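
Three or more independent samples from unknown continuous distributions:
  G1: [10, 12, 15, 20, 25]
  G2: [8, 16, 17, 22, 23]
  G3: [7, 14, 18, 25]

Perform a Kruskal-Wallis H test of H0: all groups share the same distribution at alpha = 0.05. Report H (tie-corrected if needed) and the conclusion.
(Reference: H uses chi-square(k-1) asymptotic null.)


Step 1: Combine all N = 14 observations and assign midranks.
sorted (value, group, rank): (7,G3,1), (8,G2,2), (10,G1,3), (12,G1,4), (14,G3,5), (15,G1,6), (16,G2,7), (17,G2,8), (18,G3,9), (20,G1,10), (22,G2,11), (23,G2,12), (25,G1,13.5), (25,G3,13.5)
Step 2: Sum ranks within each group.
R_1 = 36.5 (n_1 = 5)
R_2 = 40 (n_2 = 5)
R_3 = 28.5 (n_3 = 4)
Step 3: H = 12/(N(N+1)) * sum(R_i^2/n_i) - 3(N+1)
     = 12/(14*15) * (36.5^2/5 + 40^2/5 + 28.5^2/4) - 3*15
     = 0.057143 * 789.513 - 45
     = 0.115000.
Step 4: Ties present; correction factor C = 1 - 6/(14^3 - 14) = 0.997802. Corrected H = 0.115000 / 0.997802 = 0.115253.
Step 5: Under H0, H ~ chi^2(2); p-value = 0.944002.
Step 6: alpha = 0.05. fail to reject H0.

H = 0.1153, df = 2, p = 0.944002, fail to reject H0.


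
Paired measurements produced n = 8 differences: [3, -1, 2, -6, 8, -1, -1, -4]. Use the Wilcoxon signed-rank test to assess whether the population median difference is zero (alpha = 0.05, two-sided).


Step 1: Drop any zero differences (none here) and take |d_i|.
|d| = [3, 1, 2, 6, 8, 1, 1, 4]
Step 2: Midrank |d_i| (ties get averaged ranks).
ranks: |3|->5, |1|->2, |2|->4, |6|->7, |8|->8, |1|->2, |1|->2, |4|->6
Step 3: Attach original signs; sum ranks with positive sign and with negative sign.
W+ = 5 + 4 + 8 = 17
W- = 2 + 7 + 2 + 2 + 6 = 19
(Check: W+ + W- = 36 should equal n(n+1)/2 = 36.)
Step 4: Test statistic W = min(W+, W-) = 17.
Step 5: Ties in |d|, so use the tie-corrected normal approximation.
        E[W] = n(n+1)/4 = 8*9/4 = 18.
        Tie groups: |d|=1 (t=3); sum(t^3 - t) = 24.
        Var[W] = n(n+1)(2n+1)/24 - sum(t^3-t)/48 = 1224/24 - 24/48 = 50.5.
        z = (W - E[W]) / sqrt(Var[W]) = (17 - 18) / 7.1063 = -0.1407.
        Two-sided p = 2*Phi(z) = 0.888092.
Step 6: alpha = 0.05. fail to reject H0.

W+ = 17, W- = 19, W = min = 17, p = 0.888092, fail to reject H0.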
# # # #
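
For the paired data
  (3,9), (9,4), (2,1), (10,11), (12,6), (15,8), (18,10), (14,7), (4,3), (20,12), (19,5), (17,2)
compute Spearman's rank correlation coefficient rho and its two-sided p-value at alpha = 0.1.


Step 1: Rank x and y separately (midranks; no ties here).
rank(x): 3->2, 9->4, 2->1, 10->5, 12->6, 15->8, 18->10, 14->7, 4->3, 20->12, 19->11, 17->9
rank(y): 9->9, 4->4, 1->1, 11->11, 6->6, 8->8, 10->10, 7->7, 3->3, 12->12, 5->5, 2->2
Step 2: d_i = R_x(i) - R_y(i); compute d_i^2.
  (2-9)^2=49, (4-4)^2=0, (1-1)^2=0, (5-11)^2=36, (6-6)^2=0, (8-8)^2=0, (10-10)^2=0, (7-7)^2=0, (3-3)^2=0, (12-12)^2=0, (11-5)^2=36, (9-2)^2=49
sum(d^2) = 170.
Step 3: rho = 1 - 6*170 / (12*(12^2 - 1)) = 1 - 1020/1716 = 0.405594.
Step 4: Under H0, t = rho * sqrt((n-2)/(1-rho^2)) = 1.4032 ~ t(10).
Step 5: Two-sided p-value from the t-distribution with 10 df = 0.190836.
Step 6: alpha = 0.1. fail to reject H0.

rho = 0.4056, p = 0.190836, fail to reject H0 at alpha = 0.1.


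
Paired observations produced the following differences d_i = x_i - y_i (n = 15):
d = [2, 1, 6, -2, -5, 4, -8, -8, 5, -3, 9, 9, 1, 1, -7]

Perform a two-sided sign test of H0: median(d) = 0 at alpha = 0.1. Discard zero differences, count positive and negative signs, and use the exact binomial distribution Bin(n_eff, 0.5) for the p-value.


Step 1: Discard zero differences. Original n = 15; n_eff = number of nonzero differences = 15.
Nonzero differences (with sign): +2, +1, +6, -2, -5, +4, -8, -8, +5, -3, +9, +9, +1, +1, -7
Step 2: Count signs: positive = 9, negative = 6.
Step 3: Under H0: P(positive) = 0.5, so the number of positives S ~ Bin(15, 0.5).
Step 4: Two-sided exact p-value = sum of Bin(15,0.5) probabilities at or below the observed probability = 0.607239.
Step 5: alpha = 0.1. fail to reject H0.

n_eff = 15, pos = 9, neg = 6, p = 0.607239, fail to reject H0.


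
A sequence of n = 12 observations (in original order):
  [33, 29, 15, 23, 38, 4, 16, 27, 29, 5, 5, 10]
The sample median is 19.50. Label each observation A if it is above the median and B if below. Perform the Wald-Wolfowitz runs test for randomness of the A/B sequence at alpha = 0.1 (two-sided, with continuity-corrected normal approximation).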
# # # #
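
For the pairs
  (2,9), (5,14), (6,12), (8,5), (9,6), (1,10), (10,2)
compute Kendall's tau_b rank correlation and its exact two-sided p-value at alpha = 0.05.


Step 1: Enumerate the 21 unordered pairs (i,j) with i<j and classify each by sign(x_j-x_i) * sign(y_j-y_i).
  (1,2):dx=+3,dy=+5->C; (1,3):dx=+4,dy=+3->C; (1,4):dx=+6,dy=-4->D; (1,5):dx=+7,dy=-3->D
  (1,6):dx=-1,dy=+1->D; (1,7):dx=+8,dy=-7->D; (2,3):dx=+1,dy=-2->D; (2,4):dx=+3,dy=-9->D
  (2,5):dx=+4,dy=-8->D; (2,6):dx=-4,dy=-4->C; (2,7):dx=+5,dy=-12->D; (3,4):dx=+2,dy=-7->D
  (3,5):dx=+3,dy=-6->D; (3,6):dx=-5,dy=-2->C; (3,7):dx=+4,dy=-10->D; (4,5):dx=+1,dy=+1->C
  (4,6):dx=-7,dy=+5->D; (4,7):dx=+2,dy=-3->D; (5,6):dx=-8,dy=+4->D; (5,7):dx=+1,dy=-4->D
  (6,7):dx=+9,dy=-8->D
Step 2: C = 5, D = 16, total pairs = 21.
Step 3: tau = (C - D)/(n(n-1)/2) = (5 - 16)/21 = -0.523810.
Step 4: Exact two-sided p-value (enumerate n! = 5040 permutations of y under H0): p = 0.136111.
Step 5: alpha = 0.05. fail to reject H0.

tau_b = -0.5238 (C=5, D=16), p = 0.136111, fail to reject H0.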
# # # #
In the records above, find each line with the string "sequence" and list it.

▶ _Solution_:
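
A sequence of n = 12 observations (in original order):
The sample median is 19.50. Label each observation A if it is above the median and B if below. Perform the Wald-Wolfowitz runs test for randomness of the A/B sequence at alpha = 0.1 (two-sided, with continuity-corrected normal approximation).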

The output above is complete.